## EXERCISE BRIEF
If a line in the entries contains the word "cdot", list it.

RECORDS SHOWN below:

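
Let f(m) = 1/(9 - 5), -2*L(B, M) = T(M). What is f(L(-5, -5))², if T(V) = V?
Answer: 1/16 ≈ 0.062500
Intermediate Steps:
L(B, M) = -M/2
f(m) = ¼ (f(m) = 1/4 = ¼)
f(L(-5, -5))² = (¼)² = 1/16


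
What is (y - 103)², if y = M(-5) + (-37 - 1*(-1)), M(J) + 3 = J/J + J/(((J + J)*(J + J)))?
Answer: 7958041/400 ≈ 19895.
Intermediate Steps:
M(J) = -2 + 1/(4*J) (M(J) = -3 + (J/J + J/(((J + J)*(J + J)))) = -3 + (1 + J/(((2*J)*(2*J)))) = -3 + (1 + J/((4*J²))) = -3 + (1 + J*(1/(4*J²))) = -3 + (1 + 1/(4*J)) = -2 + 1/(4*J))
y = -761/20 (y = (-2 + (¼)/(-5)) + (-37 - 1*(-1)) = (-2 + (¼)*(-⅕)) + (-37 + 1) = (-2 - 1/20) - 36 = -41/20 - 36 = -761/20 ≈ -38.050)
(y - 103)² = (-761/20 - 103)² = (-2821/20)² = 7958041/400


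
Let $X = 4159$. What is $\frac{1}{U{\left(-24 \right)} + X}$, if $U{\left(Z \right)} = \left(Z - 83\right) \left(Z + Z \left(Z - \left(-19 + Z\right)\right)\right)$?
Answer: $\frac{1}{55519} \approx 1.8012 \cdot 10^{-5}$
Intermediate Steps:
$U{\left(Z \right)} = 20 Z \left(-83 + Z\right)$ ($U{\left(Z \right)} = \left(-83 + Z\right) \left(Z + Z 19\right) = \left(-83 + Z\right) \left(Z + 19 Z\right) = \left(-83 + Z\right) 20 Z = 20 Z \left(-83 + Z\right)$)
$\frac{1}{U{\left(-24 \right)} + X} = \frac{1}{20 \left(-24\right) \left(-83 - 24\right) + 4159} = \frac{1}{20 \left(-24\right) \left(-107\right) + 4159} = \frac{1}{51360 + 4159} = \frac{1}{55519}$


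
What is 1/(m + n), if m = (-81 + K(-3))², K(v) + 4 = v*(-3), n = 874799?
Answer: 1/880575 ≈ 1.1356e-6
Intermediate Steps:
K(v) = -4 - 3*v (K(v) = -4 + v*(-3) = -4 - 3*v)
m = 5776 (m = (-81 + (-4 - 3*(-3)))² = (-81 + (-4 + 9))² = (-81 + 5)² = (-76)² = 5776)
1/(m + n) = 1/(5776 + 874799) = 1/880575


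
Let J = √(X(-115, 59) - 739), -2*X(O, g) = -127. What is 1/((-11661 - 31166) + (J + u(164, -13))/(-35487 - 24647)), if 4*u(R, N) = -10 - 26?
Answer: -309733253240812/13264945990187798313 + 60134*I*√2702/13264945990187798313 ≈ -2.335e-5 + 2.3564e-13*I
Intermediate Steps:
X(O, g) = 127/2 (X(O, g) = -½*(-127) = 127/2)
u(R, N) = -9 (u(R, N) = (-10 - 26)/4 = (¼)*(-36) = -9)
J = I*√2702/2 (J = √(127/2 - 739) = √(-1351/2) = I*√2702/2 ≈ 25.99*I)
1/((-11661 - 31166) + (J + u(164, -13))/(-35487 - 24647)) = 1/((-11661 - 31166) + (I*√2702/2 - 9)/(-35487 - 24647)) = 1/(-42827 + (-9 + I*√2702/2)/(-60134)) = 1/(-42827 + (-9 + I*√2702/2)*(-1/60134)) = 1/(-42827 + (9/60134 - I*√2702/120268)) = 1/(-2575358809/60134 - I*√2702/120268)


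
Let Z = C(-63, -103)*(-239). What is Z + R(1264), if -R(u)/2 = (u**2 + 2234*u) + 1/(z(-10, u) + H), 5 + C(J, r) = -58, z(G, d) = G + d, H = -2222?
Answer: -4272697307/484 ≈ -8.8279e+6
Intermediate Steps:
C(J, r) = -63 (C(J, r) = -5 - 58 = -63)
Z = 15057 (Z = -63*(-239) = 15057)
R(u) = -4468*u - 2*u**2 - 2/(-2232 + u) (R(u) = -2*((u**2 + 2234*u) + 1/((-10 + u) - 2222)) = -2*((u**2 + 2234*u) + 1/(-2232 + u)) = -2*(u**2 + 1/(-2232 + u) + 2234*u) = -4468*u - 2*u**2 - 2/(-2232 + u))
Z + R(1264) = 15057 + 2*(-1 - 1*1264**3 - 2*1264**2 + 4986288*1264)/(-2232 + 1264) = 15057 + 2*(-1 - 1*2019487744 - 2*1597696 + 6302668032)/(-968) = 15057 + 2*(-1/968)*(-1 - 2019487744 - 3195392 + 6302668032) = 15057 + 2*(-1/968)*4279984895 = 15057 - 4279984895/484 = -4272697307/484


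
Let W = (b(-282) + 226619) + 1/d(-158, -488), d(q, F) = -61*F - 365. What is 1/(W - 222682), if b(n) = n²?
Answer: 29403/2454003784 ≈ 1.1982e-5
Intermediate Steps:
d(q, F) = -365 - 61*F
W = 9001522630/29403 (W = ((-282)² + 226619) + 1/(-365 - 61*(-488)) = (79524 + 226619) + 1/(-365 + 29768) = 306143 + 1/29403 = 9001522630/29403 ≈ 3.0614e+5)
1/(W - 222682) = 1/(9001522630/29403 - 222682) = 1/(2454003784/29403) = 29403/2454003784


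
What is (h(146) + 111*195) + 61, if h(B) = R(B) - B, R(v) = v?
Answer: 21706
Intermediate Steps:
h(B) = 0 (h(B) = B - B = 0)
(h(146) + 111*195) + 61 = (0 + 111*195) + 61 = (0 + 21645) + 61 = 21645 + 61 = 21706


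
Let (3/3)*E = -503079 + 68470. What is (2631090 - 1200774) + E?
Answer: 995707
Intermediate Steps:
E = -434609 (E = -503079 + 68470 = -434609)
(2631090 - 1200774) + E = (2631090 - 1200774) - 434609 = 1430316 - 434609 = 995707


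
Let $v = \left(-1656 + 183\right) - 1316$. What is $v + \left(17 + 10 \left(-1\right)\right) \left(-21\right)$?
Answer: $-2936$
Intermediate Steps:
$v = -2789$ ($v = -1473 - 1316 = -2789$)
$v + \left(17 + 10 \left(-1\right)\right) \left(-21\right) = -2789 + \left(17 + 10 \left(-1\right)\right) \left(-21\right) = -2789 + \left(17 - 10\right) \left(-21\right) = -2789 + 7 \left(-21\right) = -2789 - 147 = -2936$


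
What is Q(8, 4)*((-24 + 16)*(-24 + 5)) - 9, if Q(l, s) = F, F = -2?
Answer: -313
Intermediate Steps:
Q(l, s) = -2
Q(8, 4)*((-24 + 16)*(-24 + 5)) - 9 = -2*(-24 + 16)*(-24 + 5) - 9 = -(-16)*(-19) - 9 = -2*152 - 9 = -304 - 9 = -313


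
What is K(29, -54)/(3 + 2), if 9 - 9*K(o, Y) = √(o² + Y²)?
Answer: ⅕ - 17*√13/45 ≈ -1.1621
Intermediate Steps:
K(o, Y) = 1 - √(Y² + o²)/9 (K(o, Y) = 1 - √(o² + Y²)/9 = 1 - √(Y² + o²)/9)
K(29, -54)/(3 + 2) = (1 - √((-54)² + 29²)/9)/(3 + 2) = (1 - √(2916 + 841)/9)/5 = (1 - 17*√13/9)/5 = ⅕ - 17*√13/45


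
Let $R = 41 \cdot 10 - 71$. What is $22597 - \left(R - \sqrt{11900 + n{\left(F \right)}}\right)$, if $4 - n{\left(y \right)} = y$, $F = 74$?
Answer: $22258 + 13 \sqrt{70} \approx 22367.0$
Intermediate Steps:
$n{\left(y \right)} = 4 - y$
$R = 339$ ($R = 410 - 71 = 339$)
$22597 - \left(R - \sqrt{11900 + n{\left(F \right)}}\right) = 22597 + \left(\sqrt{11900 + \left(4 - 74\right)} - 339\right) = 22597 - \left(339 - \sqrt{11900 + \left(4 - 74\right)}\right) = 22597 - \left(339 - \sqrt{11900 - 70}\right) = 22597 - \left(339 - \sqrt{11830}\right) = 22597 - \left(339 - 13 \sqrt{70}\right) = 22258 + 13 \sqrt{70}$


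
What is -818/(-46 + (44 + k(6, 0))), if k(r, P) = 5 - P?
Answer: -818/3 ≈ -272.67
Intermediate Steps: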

End of RECORDS SHOWN.

## ANSWER SPACE
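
Answer: $\frac{1}{55519} \approx 1.8012 \cdot 10^{-5}$
Let $R = 41 \cdot 10 - 71$. What is $22597 - \left(R - \sqrt{11900 + n{\left(F \right)}}\right)$, if $4 - n{\left(y \right)} = y$, $F = 74$?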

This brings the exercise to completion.